DATA SECTION Block Start

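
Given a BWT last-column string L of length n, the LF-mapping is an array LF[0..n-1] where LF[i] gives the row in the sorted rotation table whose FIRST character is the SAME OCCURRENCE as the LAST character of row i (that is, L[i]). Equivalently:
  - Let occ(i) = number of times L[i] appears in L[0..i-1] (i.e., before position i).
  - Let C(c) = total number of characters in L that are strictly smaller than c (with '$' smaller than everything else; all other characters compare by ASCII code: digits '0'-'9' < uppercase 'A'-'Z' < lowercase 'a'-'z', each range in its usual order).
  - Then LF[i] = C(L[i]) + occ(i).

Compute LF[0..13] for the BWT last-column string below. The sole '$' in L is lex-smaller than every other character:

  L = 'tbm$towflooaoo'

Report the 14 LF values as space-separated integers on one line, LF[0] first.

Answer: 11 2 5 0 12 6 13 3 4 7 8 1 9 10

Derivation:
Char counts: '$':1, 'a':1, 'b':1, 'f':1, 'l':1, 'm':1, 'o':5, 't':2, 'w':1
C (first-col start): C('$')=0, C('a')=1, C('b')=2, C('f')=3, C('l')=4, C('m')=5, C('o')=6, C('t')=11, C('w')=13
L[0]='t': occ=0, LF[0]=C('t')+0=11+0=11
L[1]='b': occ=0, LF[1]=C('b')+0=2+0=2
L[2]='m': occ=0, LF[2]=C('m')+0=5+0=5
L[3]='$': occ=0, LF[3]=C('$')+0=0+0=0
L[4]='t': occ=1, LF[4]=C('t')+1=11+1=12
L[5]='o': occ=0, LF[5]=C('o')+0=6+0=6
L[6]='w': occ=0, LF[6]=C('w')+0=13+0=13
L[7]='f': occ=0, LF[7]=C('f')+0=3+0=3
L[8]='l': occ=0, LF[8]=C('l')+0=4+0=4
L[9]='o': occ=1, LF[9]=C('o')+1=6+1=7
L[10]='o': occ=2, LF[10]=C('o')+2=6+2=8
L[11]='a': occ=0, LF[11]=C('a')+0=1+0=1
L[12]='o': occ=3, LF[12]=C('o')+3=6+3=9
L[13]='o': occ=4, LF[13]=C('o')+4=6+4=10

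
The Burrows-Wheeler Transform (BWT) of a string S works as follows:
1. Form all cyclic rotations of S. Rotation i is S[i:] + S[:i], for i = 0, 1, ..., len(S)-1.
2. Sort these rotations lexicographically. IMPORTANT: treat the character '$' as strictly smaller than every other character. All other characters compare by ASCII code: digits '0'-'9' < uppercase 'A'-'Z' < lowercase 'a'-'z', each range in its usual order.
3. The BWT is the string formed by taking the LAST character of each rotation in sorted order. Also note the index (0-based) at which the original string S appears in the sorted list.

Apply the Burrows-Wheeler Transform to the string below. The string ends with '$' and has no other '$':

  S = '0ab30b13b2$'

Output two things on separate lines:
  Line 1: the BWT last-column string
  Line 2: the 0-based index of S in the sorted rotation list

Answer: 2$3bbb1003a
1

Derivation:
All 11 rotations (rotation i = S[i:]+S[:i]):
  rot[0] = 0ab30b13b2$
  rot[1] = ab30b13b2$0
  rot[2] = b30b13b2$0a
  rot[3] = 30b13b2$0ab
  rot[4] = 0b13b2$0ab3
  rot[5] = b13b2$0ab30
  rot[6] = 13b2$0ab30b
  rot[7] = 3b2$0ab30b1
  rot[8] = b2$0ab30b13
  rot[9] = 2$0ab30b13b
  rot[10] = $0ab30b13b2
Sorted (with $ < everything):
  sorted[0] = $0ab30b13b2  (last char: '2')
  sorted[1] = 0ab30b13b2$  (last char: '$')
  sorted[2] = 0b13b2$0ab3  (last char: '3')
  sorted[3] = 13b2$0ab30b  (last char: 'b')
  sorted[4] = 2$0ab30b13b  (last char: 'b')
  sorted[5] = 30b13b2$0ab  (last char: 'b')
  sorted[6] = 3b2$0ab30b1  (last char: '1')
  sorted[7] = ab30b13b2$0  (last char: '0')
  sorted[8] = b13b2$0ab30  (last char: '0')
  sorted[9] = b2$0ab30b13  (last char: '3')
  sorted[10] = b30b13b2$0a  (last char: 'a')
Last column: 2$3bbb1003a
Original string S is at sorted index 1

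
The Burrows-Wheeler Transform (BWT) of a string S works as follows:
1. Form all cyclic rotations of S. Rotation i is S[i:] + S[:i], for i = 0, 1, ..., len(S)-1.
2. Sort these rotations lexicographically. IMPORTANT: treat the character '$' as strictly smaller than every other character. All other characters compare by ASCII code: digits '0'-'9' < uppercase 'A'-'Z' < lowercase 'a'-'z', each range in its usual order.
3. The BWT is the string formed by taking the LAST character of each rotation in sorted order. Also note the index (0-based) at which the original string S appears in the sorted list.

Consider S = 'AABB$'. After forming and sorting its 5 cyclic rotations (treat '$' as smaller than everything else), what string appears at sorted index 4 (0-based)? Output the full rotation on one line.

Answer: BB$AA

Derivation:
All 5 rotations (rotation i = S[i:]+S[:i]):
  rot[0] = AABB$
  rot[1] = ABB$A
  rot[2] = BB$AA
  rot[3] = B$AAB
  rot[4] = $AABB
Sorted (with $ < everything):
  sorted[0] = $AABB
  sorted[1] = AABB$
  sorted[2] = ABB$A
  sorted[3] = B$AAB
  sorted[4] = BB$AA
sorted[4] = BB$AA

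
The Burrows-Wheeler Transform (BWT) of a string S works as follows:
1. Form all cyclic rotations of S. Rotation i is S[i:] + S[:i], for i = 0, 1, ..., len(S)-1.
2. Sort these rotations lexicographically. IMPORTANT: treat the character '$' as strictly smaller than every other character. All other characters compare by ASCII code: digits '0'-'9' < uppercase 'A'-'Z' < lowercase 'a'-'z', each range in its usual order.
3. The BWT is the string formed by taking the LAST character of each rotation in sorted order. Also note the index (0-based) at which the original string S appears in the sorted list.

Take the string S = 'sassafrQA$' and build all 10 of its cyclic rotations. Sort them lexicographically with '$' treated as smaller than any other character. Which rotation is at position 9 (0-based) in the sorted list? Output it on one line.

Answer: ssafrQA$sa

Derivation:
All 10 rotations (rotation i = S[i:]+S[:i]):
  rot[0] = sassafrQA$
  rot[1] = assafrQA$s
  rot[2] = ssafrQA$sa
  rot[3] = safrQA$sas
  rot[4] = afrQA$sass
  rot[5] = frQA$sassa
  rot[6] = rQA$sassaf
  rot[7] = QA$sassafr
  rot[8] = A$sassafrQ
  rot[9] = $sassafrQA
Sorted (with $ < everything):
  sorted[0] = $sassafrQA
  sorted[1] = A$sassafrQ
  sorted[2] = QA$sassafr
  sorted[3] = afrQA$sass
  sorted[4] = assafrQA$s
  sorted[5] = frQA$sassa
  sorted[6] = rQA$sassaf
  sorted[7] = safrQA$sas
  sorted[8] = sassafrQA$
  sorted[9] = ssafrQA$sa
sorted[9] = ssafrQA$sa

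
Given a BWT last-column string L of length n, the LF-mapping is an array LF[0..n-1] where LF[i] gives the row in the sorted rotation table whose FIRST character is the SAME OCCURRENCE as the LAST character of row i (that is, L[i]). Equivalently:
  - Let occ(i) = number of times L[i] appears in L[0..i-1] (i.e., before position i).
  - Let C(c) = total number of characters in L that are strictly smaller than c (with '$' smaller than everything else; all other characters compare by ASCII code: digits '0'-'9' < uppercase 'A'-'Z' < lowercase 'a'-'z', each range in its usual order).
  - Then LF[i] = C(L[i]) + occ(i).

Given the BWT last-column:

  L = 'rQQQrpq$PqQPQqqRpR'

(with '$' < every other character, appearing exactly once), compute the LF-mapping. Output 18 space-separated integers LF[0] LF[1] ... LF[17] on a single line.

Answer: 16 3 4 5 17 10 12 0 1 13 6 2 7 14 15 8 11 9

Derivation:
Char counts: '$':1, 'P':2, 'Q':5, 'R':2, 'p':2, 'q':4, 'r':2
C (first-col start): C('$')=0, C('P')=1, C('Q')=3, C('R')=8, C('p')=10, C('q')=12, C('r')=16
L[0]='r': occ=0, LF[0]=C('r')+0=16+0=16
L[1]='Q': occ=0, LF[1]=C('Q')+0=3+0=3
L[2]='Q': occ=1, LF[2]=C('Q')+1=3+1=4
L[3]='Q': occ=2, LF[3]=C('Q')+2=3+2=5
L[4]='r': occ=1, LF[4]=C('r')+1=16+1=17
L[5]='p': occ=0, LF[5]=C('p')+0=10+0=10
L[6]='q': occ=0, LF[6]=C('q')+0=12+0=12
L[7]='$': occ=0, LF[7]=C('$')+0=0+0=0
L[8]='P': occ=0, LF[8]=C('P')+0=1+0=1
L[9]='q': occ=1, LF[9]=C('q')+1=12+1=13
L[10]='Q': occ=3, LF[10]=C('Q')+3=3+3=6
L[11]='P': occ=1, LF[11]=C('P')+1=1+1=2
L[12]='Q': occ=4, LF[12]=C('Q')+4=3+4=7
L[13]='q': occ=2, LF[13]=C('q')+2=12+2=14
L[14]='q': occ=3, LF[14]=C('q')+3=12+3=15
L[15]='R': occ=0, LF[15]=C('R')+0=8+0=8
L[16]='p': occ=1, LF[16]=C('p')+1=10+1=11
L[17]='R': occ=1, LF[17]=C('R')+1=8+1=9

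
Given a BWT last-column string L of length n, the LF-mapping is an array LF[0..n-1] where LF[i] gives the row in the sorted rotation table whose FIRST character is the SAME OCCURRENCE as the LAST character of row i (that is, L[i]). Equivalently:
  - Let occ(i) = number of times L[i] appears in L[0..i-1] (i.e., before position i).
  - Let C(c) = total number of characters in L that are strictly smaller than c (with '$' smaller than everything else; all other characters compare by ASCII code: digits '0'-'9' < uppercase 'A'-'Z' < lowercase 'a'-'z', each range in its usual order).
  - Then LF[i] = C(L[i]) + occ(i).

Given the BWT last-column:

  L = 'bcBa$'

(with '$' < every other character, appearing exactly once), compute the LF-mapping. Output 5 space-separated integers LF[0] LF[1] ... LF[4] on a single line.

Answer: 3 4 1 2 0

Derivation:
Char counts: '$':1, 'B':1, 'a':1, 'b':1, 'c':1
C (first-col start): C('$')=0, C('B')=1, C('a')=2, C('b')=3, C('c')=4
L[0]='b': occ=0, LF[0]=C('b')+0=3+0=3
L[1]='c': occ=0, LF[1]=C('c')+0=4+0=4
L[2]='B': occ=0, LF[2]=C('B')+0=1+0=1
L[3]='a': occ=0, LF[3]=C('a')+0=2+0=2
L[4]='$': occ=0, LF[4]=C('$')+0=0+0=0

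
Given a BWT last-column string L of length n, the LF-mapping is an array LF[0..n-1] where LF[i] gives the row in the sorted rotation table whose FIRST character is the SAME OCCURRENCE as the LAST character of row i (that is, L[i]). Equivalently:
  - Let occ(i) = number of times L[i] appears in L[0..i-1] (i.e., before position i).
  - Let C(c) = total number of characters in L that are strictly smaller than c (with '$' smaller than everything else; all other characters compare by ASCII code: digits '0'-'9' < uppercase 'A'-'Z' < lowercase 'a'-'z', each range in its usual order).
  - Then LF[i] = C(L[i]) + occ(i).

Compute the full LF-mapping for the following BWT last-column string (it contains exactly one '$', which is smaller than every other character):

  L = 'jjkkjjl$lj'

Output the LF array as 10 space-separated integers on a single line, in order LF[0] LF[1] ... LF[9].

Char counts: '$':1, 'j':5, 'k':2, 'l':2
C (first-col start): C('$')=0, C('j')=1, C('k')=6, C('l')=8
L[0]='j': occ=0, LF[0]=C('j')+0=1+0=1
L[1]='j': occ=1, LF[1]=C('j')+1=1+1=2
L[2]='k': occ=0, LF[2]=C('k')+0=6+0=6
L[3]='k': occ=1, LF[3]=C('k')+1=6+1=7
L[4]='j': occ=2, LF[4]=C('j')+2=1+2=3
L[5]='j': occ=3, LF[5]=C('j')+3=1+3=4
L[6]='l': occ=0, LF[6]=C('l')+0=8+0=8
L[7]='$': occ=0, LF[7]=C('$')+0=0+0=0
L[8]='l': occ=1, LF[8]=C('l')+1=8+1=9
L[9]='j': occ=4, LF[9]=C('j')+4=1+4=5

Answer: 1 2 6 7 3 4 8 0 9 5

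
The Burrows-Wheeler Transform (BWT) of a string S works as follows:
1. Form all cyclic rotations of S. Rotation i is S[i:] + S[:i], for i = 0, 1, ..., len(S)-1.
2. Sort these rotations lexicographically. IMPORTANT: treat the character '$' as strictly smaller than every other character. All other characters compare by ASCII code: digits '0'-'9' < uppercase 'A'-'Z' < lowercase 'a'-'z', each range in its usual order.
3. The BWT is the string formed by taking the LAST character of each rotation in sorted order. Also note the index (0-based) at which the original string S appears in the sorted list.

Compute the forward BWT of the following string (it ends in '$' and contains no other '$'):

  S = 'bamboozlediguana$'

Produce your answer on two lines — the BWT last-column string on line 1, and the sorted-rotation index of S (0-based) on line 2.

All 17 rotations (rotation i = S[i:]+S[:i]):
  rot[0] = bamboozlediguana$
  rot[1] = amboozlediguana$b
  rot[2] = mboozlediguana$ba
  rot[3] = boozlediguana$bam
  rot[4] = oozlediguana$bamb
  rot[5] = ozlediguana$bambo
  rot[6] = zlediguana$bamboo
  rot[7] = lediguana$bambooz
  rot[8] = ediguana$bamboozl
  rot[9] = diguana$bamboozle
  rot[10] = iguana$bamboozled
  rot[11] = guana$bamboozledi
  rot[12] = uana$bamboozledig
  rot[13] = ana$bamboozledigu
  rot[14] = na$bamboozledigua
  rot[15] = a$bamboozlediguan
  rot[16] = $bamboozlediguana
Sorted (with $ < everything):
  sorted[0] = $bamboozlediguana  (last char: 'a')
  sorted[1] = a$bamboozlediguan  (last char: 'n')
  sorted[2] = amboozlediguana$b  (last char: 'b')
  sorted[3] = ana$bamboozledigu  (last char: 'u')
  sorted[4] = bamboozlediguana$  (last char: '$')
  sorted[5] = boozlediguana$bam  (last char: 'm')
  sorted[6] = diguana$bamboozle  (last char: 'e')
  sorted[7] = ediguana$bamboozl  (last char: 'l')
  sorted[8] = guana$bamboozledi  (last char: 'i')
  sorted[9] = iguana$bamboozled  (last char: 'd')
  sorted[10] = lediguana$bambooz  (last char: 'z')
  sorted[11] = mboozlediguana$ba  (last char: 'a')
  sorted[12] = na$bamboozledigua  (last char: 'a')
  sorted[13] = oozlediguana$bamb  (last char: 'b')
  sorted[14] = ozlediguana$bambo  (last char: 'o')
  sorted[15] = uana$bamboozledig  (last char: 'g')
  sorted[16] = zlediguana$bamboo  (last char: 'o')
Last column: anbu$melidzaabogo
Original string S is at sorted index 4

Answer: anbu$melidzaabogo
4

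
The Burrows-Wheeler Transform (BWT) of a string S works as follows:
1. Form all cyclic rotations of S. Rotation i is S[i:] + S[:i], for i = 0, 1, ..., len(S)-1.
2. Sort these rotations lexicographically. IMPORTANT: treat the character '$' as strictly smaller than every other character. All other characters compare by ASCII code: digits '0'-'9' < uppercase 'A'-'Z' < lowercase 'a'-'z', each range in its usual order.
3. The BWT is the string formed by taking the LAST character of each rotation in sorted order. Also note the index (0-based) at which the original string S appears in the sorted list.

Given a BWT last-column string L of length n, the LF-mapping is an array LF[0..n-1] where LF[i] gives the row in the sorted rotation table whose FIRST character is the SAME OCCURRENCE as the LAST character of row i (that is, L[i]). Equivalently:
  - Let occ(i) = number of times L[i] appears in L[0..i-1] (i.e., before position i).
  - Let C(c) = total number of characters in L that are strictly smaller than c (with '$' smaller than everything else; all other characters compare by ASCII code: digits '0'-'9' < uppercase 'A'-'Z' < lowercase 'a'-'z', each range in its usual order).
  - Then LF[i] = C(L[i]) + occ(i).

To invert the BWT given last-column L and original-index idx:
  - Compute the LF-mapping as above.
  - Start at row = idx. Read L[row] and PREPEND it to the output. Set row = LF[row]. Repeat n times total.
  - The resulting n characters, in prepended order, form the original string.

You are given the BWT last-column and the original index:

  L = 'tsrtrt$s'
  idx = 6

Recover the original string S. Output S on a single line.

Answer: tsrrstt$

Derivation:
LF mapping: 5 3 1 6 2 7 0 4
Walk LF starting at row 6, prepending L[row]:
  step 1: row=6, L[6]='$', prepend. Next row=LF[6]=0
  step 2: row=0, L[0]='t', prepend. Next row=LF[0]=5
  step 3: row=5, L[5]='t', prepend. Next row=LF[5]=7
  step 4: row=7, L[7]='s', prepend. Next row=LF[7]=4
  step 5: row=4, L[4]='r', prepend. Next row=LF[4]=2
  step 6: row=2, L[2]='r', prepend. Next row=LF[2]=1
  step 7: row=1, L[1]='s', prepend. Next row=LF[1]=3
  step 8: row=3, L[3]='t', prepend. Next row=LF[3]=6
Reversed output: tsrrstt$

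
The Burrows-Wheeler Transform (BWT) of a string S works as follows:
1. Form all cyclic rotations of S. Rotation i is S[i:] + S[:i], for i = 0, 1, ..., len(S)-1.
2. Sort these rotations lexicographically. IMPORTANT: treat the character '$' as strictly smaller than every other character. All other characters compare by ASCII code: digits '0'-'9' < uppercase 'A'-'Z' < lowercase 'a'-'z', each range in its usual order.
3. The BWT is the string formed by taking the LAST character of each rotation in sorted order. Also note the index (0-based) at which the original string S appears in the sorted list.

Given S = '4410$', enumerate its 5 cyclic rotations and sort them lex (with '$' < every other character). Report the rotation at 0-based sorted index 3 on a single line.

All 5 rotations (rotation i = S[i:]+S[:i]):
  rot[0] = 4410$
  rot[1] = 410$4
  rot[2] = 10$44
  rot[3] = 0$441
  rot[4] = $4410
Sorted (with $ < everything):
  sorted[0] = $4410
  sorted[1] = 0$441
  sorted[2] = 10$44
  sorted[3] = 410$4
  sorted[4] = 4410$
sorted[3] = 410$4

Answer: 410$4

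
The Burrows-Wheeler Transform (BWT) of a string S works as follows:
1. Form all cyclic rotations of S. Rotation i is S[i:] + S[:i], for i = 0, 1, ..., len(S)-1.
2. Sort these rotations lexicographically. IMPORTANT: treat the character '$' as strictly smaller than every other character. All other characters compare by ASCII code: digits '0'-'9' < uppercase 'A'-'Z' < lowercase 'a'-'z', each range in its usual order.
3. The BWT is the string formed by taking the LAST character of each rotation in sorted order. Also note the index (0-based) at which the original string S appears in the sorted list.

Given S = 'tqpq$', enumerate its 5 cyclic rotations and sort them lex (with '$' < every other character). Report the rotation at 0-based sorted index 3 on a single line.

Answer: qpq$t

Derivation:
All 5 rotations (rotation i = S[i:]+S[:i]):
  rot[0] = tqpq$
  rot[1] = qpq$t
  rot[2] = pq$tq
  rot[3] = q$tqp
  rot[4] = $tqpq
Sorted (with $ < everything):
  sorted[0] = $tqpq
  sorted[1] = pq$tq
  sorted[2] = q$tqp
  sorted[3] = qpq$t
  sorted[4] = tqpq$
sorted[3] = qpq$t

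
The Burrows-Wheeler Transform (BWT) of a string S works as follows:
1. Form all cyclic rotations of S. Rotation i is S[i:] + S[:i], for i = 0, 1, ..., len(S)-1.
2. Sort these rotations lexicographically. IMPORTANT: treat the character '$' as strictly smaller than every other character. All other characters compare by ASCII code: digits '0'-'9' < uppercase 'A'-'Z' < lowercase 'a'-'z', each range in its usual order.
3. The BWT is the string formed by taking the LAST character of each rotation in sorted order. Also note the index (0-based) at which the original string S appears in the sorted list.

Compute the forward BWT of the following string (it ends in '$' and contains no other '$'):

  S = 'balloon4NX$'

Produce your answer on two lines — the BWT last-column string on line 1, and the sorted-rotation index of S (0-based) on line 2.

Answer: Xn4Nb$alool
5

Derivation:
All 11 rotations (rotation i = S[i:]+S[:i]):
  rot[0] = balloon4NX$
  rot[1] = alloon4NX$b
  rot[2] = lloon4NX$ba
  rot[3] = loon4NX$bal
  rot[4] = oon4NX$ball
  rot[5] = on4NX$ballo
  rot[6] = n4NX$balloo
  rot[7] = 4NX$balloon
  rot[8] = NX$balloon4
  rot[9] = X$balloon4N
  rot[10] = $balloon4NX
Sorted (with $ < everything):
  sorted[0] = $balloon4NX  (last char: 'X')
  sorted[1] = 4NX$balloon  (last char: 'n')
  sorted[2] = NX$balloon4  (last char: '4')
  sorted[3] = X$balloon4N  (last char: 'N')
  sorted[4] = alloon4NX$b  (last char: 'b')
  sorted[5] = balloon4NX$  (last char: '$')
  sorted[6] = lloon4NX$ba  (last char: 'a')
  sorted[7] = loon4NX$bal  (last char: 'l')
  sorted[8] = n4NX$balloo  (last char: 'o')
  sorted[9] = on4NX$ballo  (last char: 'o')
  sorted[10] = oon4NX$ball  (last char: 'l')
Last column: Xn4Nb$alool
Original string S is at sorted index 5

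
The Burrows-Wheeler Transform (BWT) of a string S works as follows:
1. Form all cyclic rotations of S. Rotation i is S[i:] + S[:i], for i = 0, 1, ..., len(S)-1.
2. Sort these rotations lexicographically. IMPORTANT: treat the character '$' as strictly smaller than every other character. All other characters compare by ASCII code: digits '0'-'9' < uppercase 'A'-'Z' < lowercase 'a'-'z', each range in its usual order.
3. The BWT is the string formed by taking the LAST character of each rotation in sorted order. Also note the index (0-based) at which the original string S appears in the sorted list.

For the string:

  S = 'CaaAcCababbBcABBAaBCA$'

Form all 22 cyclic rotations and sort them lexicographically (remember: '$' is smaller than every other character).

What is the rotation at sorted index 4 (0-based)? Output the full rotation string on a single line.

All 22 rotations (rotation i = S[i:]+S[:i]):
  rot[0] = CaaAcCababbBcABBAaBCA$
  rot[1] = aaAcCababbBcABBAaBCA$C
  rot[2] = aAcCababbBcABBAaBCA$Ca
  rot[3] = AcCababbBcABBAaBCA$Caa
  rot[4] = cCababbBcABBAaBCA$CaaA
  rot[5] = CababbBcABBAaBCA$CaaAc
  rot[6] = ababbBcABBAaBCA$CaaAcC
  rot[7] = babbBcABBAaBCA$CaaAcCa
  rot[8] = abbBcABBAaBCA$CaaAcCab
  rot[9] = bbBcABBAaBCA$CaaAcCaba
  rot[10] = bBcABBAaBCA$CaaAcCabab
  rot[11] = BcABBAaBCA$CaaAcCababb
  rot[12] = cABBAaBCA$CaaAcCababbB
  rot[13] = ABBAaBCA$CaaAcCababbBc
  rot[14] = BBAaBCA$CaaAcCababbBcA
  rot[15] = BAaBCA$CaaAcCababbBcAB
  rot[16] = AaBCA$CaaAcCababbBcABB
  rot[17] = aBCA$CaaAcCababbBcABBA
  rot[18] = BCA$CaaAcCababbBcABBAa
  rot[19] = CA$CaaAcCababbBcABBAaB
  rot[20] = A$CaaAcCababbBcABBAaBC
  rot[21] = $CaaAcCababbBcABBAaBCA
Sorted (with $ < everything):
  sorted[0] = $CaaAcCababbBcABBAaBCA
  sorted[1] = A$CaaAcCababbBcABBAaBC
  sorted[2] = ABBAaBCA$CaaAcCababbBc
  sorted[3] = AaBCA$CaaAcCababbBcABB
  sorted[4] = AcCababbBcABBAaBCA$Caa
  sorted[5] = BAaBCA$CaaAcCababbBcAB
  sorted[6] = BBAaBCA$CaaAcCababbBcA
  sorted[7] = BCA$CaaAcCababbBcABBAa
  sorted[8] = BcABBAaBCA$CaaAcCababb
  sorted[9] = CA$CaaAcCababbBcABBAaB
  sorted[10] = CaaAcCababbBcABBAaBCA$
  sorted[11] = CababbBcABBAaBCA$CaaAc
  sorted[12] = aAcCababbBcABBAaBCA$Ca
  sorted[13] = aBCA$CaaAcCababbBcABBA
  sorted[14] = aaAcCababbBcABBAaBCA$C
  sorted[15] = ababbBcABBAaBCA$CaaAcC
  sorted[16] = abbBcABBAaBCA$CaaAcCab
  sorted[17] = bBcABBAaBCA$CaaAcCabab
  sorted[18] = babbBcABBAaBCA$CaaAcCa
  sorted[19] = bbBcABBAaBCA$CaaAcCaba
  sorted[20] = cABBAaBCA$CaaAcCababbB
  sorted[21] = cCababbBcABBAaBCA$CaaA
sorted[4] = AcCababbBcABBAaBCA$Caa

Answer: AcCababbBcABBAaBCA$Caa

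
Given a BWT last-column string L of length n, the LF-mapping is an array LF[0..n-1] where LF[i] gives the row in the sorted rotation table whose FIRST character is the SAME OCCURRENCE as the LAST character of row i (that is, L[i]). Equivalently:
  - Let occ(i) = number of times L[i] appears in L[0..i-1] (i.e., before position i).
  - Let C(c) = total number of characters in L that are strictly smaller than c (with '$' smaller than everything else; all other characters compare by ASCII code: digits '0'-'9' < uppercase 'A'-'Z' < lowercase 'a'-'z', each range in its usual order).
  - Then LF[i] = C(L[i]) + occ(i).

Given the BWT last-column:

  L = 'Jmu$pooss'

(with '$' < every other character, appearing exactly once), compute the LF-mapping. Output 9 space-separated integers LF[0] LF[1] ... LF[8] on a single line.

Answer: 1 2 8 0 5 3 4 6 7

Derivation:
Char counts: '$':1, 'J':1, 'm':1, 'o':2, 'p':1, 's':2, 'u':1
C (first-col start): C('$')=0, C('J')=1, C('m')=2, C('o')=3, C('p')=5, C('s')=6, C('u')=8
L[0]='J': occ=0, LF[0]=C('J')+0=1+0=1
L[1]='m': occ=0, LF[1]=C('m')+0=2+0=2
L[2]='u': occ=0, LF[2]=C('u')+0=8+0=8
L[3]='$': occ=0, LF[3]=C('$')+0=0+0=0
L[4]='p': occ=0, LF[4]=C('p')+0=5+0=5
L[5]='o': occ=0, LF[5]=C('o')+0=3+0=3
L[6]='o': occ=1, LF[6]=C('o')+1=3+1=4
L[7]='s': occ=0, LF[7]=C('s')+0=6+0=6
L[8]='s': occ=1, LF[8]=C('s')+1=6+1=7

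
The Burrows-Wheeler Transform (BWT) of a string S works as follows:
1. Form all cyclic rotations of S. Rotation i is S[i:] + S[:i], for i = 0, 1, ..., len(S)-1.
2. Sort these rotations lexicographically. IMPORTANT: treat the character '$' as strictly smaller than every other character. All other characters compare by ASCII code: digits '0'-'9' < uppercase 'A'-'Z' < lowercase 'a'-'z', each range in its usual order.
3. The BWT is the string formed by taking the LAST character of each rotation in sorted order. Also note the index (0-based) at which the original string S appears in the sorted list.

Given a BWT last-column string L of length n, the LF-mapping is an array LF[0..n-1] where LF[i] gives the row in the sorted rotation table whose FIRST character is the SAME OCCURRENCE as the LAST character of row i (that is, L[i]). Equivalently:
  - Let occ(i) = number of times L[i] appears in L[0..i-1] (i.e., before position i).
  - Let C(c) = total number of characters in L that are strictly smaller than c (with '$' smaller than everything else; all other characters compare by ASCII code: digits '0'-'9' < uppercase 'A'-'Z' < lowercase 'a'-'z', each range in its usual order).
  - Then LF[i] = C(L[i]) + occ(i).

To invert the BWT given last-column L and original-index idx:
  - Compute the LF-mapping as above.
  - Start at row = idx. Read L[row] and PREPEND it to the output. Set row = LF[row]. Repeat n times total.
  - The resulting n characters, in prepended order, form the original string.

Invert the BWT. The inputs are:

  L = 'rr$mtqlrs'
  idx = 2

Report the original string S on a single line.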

DATA SECTION Block End

WHAT THIS TASK INVOLVES: The answer must be every line from the records above that contains the word "below", copied out.

ANSWER TO THE EXERCISE:
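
Compute LF[0..13] for the BWT last-column string below. The sole '$' in L is lex-smaller than every other character:
Apply the Burrows-Wheeler Transform to the string below. The string ends with '$' and has no other '$':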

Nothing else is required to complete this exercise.